- What you are asked to do: Below are records; reproduce exactly the lines from the one that has "Has the simplex" through the one that has "columns: x1, x2, x3, x4, w1, w2, RHS", ends included, and nothing more.

Dataset entries:
· · · ·

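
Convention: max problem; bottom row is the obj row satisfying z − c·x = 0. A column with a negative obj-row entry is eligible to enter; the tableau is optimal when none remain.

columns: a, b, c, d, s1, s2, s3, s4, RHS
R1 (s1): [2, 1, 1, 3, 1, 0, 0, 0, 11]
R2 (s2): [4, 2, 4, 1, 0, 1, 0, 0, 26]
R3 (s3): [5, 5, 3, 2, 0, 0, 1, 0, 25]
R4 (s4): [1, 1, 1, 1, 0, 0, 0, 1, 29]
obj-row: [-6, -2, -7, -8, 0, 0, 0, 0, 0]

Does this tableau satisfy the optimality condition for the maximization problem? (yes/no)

The obj-row has a negative entry -8 in column d, so it is not optimal.

no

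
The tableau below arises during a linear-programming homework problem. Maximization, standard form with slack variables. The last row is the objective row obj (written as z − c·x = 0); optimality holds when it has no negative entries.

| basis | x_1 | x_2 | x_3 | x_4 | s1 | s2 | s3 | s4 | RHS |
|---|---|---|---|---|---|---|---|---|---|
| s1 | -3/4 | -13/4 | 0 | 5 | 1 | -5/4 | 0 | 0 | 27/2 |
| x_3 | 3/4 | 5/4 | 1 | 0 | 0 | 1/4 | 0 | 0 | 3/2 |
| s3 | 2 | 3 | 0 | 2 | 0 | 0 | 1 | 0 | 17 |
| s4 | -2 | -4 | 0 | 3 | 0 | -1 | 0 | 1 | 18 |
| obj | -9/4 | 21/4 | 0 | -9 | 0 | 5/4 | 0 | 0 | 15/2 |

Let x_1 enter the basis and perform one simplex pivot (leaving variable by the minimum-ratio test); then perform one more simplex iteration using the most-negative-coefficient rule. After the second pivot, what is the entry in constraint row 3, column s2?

-4/15

Ratio test on column x_1 — row 1: entry -3/4 ≤ 0; row 2: (3/2)/(3/4) = 2; row 3: 17/2 = 17/2; row 4: entry -2 ≤ 0. Minimum is 2 at row 2 (x_3 leaves); pivot element 3/4.
Divide row 2 by 3/4; eliminate column x_1 from the other rows.
Second iteration: most negative obj-row entry is -9 in column x_4, so x_4 enters.
Ratio test on column x_4 — row 1: 15/5 = 3; row 2: entry 0 ≤ 0; row 3: 13/2 = 13/2; row 4: 22/3 = 22/3. Minimum is 3 at row 1 (s1 leaves); pivot element 5.
Divide row 1 by 5; eliminate column x_4 from the other rows.
After both pivots, the entry at constraint row 3, column s2 is -4/15.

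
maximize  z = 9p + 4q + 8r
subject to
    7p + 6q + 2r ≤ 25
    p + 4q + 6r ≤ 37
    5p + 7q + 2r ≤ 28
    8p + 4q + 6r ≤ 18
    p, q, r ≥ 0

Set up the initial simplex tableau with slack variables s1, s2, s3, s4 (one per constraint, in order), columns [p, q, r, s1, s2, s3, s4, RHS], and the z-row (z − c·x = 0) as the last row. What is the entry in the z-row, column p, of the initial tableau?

-9

The z-row carries the negated objective coefficients: the p entry is -9.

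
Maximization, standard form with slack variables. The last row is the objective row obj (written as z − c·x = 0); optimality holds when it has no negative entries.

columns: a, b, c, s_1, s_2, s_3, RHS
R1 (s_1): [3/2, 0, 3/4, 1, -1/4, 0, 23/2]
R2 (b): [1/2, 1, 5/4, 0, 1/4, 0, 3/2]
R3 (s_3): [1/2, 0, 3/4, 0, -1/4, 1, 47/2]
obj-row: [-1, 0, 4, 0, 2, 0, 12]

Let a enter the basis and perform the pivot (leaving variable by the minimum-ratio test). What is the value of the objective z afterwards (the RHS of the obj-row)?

Ratio test on column a — row 1: (23/2)/(3/2) = 23/3; row 2: (3/2)/(1/2) = 3; row 3: (47/2)/(1/2) = 47. Minimum is 3 at row 2 (b leaves); pivot element 1/2.
Pivot on row 2; the obj-row RHS becomes 12 − (-1)·3 = 15.

15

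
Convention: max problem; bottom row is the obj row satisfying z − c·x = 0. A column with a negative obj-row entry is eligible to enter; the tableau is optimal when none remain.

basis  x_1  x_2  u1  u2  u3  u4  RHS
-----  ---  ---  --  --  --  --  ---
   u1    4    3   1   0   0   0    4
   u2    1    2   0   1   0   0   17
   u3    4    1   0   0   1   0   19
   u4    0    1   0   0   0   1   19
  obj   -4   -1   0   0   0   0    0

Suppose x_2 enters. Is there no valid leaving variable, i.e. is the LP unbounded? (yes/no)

no

Column x_2 has positive entries in row(s) 1, 2, 3, 4, so the ratio test bounds it — not unbounded.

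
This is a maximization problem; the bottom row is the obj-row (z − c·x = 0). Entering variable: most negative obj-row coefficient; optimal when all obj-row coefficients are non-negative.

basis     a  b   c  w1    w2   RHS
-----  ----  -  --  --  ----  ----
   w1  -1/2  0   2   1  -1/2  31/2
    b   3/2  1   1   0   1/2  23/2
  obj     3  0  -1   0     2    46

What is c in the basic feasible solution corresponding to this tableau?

0

c is not in the basis, so in the current basic feasible solution c = 0.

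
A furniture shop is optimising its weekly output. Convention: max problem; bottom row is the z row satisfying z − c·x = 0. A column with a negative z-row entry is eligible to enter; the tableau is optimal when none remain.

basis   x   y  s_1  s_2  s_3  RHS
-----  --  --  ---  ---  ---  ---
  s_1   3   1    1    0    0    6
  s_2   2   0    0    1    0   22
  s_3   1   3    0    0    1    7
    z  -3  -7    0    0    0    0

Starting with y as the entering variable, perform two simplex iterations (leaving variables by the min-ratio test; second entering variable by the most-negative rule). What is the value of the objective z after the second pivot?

Ratio test on column y — row 1: 6/1 = 6; row 2: entry 0 ≤ 0; row 3: 7/3 = 7/3. Minimum is 7/3 at row 3 (s_3 leaves); pivot element 3.
Pivot on row 3; the z-row RHS becomes 0 − (-7)·(7/3) = 49/3.
Next entering variable (most negative z-row entry -2/3): x.
Ratio test on column x — row 1: (11/3)/(8/3) = 11/8; row 2: 22/2 = 11; row 3: (7/3)/(1/3) = 7. Minimum is 11/8 at row 1 (s_1 leaves); pivot element 8/3.
After the second pivot the z-row RHS is 49/3 − (-2/3)·(11/8) = 69/4.

69/4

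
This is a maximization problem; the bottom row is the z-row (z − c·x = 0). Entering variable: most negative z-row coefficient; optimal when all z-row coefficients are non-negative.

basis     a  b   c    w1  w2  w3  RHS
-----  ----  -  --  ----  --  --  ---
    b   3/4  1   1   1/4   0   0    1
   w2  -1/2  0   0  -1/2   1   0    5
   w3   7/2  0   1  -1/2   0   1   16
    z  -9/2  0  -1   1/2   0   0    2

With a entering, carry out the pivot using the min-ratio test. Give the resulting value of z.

8

Ratio test on column a — row 1: 1/(3/4) = 4/3; row 2: entry -1/2 ≤ 0; row 3: 16/(7/2) = 32/7. Minimum is 4/3 at row 1 (b leaves); pivot element 3/4.
Pivot on row 1; the z-row RHS becomes 2 − (-9/2)·(4/3) = 8.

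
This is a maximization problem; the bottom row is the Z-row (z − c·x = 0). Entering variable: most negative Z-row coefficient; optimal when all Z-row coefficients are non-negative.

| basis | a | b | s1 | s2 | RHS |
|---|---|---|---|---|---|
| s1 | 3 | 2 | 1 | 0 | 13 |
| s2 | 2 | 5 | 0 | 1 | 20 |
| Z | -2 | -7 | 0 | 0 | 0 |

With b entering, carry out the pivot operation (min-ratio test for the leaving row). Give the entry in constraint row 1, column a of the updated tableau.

11/5

Ratio test on column b — row 1: 13/2 = 13/2; row 2: 20/5 = 4. Minimum is 4 at row 2 (s2 leaves); pivot element 5.
Divide row 2 by 5; eliminate column b from the other rows.
Row 1 update in column a: 3 − 2·(2/5) = 11/5.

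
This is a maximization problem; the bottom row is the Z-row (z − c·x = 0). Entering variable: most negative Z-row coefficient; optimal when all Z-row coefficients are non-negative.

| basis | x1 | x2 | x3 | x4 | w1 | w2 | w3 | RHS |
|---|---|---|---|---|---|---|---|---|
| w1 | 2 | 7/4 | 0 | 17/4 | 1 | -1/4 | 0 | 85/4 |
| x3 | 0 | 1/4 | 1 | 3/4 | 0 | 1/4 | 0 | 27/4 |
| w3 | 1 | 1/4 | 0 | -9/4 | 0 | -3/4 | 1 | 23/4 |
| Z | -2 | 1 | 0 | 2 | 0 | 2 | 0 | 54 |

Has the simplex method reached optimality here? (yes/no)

no

The Z-row has a negative entry -2 in column x1, so it is not optimal.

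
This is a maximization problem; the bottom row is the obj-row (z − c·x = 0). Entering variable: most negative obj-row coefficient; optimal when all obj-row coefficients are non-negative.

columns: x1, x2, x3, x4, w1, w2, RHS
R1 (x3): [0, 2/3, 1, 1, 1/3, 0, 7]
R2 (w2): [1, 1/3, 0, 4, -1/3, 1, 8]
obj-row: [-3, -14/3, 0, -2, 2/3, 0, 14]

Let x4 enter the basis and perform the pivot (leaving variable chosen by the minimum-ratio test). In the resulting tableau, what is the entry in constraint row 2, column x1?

Ratio test on column x4 — row 1: 7/1 = 7; row 2: 8/4 = 2. Minimum is 2 at row 2 (w2 leaves); pivot element 4.
Divide row 2 by 4; eliminate column x4 from the other rows.
In the new row 2, the x1 entry is the old entry divided by the pivot: 1/4 = 1/4.

1/4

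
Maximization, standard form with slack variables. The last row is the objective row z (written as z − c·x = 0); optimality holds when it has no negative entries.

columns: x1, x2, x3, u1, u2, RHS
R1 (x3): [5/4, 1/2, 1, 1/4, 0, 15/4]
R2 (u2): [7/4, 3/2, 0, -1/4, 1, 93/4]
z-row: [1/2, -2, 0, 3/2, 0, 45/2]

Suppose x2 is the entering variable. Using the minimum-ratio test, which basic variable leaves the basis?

x3

Column x2 entries and ratios — x3: (15/4)/(1/2) = 15/2; u2: (93/4)/(3/2) = 31/2.
Smallest ratio is 15/2 in the row of x3, so x3 leaves.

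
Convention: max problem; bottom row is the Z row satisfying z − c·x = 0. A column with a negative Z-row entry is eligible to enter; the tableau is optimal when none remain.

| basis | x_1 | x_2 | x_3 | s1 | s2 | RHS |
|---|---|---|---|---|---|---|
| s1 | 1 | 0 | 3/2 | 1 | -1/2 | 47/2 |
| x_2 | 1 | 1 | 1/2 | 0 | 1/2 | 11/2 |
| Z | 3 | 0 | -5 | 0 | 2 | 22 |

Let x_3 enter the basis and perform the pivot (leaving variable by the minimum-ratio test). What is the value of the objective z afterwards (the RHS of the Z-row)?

77

Ratio test on column x_3 — row 1: (47/2)/(3/2) = 47/3; row 2: (11/2)/(1/2) = 11. Minimum is 11 at row 2 (x_2 leaves); pivot element 1/2.
Pivot on row 2; the Z-row RHS becomes 22 − (-5)·11 = 77.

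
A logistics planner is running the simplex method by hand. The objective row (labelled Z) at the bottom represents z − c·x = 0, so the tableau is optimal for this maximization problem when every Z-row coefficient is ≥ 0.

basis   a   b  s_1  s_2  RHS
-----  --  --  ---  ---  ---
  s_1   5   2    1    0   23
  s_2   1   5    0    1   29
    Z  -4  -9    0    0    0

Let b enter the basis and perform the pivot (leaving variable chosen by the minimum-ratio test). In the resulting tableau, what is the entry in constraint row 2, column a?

1/5

Ratio test on column b — row 1: 23/2 = 23/2; row 2: 29/5 = 29/5. Minimum is 29/5 at row 2 (s_2 leaves); pivot element 5.
Divide row 2 by 5; eliminate column b from the other rows.
In the new row 2, the a entry is the old entry divided by the pivot: 1/5 = 1/5.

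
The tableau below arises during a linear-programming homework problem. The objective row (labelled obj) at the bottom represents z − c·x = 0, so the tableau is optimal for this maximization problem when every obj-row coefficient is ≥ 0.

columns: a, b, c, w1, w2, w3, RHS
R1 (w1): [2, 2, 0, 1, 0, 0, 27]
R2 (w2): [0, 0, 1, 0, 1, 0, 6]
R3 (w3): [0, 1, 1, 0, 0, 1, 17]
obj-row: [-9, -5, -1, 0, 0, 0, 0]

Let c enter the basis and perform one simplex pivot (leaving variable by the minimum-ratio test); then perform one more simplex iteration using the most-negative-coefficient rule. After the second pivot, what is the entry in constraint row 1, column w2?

0

Ratio test on column c — row 1: entry 0 ≤ 0; row 2: 6/1 = 6; row 3: 17/1 = 17. Minimum is 6 at row 2 (w2 leaves); pivot element 1.
Divide row 2 by 1; eliminate column c from the other rows.
Second iteration: most negative obj-row entry is -9 in column a, so a enters.
Ratio test on column a — row 1: 27/2 = 27/2; row 2: entry 0 ≤ 0; row 3: entry 0 ≤ 0. Minimum is 27/2 at row 1 (w1 leaves); pivot element 2.
Divide row 1 by 2; eliminate column a from the other rows.
After both pivots, the entry at constraint row 1, column w2 is 0.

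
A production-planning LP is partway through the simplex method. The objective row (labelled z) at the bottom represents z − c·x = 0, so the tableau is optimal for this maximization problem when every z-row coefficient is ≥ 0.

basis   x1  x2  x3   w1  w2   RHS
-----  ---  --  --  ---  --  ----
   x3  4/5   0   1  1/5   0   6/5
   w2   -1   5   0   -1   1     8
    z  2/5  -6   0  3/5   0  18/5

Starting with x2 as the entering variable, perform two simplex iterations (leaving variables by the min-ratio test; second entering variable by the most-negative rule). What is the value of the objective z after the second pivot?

72/5

Ratio test on column x2 — row 1: entry 0 ≤ 0; row 2: 8/5 = 8/5. Minimum is 8/5 at row 2 (w2 leaves); pivot element 5.
Pivot on row 2; the z-row RHS becomes 18/5 − (-6)·(8/5) = 66/5.
Next entering variable (most negative z-row entry -4/5): x1.
Ratio test on column x1 — row 1: (6/5)/(4/5) = 3/2; row 2: entry -1/5 ≤ 0. Minimum is 3/2 at row 1 (x3 leaves); pivot element 4/5.
After the second pivot the z-row RHS is 66/5 − (-4/5)·(3/2) = 72/5.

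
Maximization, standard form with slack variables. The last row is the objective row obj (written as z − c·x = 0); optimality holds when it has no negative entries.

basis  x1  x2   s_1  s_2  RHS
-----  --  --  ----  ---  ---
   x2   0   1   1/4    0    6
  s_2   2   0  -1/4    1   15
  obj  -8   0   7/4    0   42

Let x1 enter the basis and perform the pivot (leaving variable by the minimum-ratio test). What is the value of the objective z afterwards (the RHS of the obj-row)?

102

Ratio test on column x1 — row 1: entry 0 ≤ 0; row 2: 15/2 = 15/2. Minimum is 15/2 at row 2 (s_2 leaves); pivot element 2.
Pivot on row 2; the obj-row RHS becomes 42 − (-8)·(15/2) = 102.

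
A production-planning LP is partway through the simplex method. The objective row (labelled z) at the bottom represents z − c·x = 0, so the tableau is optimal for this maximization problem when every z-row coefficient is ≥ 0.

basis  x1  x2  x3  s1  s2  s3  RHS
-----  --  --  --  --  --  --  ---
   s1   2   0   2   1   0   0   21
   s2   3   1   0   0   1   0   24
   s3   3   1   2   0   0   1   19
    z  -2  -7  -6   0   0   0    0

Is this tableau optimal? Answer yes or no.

The z-row has a negative entry -7 in column x2, so it is not optimal.

no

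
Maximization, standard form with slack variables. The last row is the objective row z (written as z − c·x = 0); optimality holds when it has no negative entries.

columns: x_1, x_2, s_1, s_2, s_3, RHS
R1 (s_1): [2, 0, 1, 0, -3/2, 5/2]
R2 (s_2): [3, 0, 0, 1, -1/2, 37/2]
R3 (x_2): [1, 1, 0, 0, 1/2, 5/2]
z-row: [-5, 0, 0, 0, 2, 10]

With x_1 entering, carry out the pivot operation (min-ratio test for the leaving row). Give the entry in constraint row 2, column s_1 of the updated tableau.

Ratio test on column x_1 — row 1: (5/2)/2 = 5/4; row 2: (37/2)/3 = 37/6; row 3: (5/2)/1 = 5/2. Minimum is 5/4 at row 1 (s_1 leaves); pivot element 2.
Divide row 1 by 2; eliminate column x_1 from the other rows.
Row 2 update in column s_1: 0 − 3·(1/2) = -3/2.

-3/2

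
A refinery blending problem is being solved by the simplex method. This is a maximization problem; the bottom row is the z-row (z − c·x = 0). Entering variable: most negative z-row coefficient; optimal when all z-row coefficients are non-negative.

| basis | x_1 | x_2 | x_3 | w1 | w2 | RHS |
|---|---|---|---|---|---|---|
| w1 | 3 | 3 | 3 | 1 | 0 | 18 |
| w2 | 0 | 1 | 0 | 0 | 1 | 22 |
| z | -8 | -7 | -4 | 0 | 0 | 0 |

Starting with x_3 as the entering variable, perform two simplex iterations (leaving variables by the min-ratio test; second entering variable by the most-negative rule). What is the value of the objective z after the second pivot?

Ratio test on column x_3 — row 1: 18/3 = 6; row 2: entry 0 ≤ 0. Minimum is 6 at row 1 (w1 leaves); pivot element 3.
Pivot on row 1; the z-row RHS becomes 0 − (-4)·6 = 24.
Next entering variable (most negative z-row entry -4): x_1.
Ratio test on column x_1 — row 1: 6/1 = 6; row 2: entry 0 ≤ 0. Minimum is 6 at row 1 (x_3 leaves); pivot element 1.
After the second pivot the z-row RHS is 24 − (-4)·6 = 48.

48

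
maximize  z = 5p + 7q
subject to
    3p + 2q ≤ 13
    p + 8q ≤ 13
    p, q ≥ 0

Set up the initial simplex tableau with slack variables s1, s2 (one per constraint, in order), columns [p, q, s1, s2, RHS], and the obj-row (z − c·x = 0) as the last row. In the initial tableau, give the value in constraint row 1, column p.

3

Constraint 1 has coefficient 3 on p.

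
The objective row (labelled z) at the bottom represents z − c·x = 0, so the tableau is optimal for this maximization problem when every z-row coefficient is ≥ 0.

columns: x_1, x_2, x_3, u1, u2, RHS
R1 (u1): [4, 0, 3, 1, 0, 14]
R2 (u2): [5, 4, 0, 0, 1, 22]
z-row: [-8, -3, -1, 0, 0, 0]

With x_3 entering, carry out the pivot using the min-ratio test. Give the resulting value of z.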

· · · ·

- Problem solution:
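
Has the simplex method reached optimality here? (yes/no)

no

The Z-row has a negative entry -2 in column x1, so it is not optimal.

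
This is a maximization problem; the bottom row is the obj-row (z − c·x = 0). Entering variable: most negative obj-row coefficient; optimal when all obj-row coefficients are non-negative.

columns: x1, x2, x3, x4, w1, w2, RHS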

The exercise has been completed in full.